# Aim of the exercise
Copy each line of the records below, from the first through the one that contains "Payoffs: (A,C1) →", exactly as written.

# Records for this exercise
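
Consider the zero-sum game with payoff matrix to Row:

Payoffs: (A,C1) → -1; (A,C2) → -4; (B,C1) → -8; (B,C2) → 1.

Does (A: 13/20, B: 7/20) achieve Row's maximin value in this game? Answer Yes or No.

Against C1 this mix gives (13/20)·(-1) + (7/20)·(-8) = -69/20.
Against C2 this mix gives (13/20)·(-4) + (7/20)·1 = -9/4.
Column will play C1, holding Row to -69/20. Shifting weight toward the row that does better against C1 would raise this floor (the equalizing mix achieves -11/4 against both C1 and C2), so the proposed strategy is not optimal.

No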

# Task answer
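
Consider the zero-sum game with payoff matrix to Row:

Payoffs: (A,C1) → -1; (A,C2) → -4; (B,C1) → -8; (B,C2) → 1.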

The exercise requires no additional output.